Task prompt -> A verbatim reproduction of the lines below, from the line containing "Here is a melodic fragment: A2" through the line containing "A student writes the following line: Bb3 Gb3", both ends included, is the whole required output.

Top of Recorded information

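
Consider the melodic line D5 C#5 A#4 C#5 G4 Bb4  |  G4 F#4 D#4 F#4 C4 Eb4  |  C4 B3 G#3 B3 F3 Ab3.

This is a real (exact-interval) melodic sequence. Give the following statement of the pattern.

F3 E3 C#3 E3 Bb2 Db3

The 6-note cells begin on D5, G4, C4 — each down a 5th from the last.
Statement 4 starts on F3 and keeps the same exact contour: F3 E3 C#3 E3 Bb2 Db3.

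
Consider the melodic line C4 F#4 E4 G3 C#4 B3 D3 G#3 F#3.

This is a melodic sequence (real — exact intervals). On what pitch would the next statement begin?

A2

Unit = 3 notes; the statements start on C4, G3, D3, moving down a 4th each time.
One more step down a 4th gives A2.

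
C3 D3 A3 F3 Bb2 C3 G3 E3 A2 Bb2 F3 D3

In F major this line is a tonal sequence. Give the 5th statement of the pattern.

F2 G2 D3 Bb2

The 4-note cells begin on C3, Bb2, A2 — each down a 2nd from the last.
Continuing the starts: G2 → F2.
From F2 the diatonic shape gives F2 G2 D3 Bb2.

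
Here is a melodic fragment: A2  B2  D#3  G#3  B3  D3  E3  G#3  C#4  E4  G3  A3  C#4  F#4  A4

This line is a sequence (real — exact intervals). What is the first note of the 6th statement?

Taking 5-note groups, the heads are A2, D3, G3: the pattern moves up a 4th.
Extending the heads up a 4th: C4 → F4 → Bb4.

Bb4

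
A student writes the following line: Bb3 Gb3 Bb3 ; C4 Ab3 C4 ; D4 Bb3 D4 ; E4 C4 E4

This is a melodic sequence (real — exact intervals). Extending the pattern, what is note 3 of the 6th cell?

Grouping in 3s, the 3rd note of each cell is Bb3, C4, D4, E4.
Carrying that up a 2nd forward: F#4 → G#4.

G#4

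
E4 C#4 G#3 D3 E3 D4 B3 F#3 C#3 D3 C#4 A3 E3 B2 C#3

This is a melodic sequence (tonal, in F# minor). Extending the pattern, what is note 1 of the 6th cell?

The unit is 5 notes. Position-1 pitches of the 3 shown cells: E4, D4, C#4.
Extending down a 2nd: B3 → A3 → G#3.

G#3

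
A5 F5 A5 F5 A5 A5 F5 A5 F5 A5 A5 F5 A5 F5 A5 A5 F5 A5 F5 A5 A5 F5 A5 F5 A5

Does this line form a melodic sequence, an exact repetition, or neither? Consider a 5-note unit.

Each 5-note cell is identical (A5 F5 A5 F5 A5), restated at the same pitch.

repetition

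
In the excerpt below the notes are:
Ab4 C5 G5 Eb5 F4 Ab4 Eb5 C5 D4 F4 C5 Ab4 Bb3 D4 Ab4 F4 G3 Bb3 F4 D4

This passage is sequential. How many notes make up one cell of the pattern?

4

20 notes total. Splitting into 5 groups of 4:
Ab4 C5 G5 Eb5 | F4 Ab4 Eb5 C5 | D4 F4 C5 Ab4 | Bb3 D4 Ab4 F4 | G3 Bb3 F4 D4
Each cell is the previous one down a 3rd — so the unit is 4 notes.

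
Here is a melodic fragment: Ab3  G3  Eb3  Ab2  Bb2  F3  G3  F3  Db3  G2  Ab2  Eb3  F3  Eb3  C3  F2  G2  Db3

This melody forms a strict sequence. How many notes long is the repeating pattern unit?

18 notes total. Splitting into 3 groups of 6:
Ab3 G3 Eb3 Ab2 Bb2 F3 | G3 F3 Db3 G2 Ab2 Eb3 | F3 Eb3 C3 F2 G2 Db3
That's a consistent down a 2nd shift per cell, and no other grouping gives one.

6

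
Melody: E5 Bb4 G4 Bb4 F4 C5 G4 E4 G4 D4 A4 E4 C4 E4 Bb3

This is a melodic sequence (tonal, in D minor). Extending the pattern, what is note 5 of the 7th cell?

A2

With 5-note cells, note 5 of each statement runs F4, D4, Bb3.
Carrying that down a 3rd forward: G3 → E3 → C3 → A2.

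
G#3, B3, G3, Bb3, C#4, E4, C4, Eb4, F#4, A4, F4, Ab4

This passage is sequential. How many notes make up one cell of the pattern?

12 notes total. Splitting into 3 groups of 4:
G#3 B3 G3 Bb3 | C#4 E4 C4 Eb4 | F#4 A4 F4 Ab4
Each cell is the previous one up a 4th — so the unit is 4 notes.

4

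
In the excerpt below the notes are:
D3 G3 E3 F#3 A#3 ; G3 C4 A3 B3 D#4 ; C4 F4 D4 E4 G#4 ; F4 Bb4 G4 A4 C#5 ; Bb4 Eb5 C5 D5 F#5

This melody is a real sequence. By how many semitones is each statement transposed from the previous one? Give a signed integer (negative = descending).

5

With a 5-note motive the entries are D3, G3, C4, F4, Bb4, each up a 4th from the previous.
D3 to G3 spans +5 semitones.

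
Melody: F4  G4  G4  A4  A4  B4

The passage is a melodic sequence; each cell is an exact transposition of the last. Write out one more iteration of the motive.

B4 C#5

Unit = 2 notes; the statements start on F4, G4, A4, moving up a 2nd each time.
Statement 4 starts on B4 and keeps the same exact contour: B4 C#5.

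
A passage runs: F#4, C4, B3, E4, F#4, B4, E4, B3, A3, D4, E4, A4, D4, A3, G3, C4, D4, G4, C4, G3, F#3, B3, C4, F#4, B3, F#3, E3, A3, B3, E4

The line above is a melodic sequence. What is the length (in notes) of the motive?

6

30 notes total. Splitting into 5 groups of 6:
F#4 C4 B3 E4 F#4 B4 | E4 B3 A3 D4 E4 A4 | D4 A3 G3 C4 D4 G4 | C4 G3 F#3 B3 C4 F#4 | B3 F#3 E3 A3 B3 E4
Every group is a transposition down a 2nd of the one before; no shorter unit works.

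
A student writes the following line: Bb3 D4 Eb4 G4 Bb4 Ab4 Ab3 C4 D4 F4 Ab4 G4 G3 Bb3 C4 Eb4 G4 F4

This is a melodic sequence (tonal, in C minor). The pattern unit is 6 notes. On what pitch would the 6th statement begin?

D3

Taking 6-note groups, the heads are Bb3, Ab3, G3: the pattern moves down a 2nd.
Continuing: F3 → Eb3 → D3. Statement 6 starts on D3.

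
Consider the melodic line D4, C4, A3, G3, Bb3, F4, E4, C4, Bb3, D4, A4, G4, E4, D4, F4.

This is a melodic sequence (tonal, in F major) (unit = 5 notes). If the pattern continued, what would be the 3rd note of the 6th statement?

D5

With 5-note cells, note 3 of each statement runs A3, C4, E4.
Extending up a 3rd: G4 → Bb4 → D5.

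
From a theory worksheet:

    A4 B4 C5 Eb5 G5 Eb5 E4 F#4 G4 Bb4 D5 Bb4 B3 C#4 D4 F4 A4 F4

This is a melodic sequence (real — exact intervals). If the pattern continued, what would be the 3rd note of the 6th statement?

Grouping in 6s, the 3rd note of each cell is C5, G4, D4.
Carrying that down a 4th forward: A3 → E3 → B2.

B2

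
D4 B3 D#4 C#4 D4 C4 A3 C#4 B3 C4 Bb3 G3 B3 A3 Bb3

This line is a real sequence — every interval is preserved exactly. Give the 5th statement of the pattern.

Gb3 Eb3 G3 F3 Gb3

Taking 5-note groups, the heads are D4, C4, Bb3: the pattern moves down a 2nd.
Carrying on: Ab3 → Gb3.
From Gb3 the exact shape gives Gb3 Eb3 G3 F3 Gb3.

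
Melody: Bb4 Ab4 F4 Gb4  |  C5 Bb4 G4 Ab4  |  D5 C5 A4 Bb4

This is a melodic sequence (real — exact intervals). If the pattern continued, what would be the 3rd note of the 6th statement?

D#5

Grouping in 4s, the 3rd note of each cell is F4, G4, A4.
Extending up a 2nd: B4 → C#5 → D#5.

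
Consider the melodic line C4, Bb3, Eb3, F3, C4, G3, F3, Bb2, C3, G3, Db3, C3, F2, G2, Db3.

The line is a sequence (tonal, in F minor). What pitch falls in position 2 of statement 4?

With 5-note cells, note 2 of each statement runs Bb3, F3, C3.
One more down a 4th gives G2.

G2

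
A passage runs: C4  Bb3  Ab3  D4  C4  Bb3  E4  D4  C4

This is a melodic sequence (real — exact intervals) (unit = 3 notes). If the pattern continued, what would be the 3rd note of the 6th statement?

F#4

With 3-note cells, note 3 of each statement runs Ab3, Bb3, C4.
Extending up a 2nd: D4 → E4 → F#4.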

Bottom of Recorded information

Written solution ->
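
Here is a melodic fragment: A2  B2  D#3  G#3  B3  D3  E3  G#3  C#4  E4  G3  A3  C#4  F#4  A4

This line is a sequence (real — exact intervals). What is the first note of the 6th statement?

Taking 5-note groups, the heads are A2, D3, G3: the pattern moves up a 4th.
Extending the heads up a 4th: C4 → F4 → Bb4.

Bb4

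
A student writes the following line: Bb3 Gb3 Bb3 ; C4 Ab3 C4 ; D4 Bb3 D4 ; E4 C4 E4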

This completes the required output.